Task requirements: For the material below, return exactly the lines starting at the one holding "r9: IF q22 and q15 THEN q17" and ending at the one holding "R6: stale(a) AND large(a) -> flies(a)", counting both as part of the range.

Data extract:
Content starts
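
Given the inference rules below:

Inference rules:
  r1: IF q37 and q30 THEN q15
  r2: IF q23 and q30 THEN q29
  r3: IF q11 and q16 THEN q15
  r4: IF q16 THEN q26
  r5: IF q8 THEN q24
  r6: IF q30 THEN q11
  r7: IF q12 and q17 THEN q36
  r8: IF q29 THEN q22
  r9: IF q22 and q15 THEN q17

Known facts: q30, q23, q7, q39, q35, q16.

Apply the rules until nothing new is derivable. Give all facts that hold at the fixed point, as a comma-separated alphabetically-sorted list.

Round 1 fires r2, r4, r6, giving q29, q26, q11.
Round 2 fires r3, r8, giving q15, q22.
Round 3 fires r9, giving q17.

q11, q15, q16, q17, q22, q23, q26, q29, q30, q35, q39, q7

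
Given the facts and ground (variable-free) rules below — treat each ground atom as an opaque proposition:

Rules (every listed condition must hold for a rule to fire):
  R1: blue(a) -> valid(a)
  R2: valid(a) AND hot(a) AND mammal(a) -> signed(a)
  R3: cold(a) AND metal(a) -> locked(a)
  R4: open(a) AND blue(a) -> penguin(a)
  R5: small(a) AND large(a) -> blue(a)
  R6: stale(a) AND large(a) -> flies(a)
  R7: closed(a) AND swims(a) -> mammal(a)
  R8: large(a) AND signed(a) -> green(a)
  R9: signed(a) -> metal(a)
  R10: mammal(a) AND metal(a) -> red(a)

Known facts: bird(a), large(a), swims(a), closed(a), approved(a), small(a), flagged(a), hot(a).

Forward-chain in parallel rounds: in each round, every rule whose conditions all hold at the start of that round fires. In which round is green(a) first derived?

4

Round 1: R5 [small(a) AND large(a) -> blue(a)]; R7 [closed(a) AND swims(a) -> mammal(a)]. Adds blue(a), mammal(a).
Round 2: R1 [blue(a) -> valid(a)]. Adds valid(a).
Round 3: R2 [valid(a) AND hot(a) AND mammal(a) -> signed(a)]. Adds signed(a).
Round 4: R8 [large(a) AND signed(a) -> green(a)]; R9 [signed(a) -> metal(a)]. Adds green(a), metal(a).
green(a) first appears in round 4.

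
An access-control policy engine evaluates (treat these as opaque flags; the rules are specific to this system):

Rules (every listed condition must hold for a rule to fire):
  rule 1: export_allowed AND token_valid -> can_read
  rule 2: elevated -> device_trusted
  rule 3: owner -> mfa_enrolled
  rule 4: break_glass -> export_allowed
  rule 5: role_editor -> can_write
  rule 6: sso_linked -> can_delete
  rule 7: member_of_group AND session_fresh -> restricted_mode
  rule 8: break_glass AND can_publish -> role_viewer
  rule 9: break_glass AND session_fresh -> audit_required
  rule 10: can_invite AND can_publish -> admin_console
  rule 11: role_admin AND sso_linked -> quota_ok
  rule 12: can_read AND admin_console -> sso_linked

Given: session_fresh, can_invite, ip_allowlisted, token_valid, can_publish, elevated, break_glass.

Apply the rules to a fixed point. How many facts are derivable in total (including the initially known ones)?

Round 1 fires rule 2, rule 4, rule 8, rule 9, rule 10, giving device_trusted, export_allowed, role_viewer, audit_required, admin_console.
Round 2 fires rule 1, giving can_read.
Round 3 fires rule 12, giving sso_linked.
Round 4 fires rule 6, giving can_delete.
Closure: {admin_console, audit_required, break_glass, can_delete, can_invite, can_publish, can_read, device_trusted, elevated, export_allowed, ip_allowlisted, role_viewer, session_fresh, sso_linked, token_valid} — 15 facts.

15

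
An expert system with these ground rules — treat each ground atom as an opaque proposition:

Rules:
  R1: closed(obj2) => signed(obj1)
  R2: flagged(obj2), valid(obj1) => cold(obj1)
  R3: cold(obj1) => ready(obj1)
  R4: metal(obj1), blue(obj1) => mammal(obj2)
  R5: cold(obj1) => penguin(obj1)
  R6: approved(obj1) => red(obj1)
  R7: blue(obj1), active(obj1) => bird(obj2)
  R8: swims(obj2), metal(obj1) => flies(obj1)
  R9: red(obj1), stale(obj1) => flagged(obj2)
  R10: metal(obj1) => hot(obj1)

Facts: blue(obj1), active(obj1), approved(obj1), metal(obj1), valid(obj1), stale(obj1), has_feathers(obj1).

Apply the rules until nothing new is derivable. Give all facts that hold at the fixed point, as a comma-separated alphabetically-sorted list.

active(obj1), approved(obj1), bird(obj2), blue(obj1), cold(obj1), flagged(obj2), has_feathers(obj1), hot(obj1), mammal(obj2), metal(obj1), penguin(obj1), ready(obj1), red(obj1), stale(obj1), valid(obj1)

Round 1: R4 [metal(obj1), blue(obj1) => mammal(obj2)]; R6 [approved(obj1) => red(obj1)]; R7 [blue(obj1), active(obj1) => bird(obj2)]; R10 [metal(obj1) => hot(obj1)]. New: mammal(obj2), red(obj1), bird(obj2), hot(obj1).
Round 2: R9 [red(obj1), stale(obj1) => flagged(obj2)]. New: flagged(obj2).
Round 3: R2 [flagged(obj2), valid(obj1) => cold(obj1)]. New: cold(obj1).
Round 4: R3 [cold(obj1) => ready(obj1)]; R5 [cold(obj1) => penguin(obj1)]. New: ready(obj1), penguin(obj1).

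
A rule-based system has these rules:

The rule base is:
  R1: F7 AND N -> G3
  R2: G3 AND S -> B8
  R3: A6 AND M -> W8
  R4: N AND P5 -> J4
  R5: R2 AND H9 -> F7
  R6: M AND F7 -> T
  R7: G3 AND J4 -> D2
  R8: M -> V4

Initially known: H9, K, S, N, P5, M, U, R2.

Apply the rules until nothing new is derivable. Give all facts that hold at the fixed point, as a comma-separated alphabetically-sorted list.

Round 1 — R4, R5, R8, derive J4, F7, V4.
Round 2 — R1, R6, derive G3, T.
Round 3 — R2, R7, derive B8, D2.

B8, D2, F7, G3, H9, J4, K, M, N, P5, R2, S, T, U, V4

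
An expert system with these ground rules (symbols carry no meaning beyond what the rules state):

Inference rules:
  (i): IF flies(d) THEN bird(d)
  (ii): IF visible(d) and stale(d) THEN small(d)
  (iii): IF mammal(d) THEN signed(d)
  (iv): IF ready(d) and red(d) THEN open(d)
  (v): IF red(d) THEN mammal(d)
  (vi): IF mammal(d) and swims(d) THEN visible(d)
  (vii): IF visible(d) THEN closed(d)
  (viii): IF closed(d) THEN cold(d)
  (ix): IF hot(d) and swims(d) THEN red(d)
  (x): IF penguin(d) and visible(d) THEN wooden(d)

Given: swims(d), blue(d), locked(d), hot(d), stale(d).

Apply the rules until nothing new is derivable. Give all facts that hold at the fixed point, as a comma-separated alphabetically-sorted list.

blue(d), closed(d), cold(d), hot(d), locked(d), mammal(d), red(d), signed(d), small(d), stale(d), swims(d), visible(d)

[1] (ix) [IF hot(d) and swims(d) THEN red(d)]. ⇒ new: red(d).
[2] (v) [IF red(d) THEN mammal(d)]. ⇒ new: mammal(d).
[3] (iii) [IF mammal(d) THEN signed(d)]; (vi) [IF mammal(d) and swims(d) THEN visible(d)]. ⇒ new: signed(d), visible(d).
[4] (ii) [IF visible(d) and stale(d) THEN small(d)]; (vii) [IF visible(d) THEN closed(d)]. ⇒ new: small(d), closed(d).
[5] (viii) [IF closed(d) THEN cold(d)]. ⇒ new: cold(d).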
Content ends
Exercise solution:
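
  r9: IF q22 and q15 THEN q17

Known facts: q30, q23, q7, q39, q35, q16.

Apply the rules until nothing new is derivable. Give all facts that hold at the fixed point, as a comma-separated alphabetically-sorted list.

Round 1 fires r2, r4, r6, giving q29, q26, q11.
Round 2 fires r3, r8, giving q15, q22.
Round 3 fires r9, giving q17.

q11, q15, q16, q17, q22, q23, q26, q29, q30, q35, q39, q7

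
Given the facts and ground (variable-free) rules below — treat each ground atom as an opaque proposition:

Rules (every listed condition must hold for a rule to fire):
  R1: blue(a) -> valid(a)
  R2: valid(a) AND hot(a) AND mammal(a) -> signed(a)
  R3: cold(a) AND metal(a) -> locked(a)
  R4: open(a) AND blue(a) -> penguin(a)
  R5: small(a) AND large(a) -> blue(a)
  R6: stale(a) AND large(a) -> flies(a)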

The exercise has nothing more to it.